| Your instructions |
Please quote exactly the lines below from the line containing "- hospitalizations (T)" to the line containing "- demand_response (Y) = 263 + 5·T − 2·V", both lines included, and nothing else.

Start of Block

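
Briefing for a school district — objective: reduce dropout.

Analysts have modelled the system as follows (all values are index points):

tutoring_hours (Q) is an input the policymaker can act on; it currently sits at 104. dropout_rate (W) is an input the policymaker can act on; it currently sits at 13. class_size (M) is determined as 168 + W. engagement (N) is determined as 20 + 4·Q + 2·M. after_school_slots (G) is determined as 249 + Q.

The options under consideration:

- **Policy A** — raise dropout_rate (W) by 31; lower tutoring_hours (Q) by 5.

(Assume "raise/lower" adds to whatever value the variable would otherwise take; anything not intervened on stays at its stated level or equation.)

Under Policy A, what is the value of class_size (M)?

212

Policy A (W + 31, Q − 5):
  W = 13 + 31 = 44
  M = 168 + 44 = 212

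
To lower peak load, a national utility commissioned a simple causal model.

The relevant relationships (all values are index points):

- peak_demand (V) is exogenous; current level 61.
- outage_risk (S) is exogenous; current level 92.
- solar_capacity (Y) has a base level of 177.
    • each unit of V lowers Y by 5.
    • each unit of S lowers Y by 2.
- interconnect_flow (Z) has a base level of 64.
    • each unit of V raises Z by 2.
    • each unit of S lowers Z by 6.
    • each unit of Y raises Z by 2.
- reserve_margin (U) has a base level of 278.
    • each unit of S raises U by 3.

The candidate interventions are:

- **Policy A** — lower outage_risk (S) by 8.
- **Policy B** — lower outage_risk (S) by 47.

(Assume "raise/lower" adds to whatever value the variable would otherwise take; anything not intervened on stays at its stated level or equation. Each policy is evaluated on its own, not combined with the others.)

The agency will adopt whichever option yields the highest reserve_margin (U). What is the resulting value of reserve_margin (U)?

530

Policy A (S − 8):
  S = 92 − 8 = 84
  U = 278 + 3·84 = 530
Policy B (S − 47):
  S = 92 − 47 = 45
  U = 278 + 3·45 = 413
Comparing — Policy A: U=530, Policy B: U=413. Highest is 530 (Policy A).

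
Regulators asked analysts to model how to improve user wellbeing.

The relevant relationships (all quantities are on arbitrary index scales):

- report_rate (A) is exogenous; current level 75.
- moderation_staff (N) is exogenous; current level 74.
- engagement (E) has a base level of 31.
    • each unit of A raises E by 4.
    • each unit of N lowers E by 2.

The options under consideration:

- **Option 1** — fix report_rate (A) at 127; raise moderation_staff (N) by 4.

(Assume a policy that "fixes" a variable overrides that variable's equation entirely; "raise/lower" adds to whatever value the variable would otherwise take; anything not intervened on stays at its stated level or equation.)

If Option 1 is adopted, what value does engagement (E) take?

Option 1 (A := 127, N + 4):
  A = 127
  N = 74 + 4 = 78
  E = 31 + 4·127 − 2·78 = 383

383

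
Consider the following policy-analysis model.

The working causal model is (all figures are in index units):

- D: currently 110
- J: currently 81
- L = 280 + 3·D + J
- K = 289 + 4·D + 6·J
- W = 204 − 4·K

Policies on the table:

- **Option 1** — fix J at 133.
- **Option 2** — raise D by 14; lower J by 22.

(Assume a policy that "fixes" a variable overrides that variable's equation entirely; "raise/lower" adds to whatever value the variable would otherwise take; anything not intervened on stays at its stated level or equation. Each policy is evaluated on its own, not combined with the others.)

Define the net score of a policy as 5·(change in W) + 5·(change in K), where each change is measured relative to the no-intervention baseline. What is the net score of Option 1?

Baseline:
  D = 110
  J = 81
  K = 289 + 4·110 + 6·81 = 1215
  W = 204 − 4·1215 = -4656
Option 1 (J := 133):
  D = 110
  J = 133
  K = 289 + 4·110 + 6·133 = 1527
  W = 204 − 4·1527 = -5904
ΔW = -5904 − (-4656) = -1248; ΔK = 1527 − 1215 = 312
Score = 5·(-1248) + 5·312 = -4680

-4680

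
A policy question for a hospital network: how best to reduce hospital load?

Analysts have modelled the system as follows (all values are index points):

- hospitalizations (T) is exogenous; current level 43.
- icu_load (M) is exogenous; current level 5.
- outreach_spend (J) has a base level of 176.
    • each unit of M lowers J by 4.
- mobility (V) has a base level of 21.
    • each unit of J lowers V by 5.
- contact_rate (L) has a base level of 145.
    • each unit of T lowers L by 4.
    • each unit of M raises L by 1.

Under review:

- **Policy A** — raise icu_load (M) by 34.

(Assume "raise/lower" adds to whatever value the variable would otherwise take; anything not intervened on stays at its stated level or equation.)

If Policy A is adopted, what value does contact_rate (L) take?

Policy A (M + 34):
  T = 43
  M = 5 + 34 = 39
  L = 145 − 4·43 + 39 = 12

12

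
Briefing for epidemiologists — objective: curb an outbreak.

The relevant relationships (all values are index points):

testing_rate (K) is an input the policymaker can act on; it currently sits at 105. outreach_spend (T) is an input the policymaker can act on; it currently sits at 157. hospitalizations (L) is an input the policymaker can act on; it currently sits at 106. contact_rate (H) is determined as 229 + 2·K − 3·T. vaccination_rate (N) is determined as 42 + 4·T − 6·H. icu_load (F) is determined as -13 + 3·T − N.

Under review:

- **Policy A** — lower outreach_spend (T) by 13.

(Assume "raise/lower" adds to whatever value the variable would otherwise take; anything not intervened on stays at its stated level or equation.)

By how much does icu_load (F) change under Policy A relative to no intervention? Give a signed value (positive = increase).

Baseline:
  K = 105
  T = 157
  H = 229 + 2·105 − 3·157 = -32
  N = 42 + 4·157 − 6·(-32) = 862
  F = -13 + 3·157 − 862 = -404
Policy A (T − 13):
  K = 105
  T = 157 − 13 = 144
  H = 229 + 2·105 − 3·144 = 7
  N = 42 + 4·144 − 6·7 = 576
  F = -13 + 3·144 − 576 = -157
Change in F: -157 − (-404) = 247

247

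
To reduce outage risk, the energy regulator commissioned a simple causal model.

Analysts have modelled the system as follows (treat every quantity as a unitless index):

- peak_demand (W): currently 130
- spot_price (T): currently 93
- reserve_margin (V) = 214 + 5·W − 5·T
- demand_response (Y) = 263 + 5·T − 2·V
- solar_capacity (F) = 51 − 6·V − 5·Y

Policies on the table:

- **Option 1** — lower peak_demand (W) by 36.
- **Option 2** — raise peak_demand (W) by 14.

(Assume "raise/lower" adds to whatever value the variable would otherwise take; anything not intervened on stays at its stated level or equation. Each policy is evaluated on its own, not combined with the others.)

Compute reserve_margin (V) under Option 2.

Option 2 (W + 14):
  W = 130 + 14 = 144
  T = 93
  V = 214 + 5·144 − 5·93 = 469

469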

End of Block

| Written answer |
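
- hospitalizations (T) is exogenous; current level 43.
- icu_load (M) is exogenous; current level 5.
- outreach_spend (J) has a base level of 176.
    • each unit of M lowers J by 4.
- mobility (V) has a base level of 21.
    • each unit of J lowers V by 5.
- contact_rate (L) has a base level of 145.
    • each unit of T lowers L by 4.
    • each unit of M raises L by 1.

Under review:

- **Policy A** — raise icu_load (M) by 34.

(Assume "raise/lower" adds to whatever value the variable would otherwise take; anything not intervened on stays at its stated level or equation.)

If Policy A is adopted, what value does contact_rate (L) take?

Policy A (M + 34):
  T = 43
  M = 5 + 34 = 39
  L = 145 − 4·43 + 39 = 12

12

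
Briefing for epidemiologists — objective: curb an outbreak.

The relevant relationships (all values are index points):

testing_rate (K) is an input the policymaker can act on; it currently sits at 105. outreach_spend (T) is an input the policymaker can act on; it currently sits at 157. hospitalizations (L) is an input the policymaker can act on; it currently sits at 106. contact_rate (H) is determined as 229 + 2·K − 3·T. vaccination_rate (N) is determined as 42 + 4·T − 6·H. icu_load (F) is determined as -13 + 3·T − N.

Under review:

- **Policy A** — lower outreach_spend (T) by 13.

(Assume "raise/lower" adds to whatever value the variable would otherwise take; anything not intervened on stays at its stated level or equation.)

By how much does icu_load (F) change under Policy A relative to no intervention? Give a signed value (positive = increase).

Baseline:
  K = 105
  T = 157
  H = 229 + 2·105 − 3·157 = -32
  N = 42 + 4·157 − 6·(-32) = 862
  F = -13 + 3·157 − 862 = -404
Policy A (T − 13):
  K = 105
  T = 157 − 13 = 144
  H = 229 + 2·105 − 3·144 = 7
  N = 42 + 4·144 − 6·7 = 576
  F = -13 + 3·144 − 576 = -157
Change in F: -157 − (-404) = 247

247

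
To reduce outage risk, the energy regulator commissioned a simple causal model.

Analysts have modelled the system as follows (treat every quantity as a unitless index):

- peak_demand (W): currently 130
- spot_price (T): currently 93
- reserve_margin (V) = 214 + 5·W − 5·T
- demand_response (Y) = 263 + 5·T − 2·V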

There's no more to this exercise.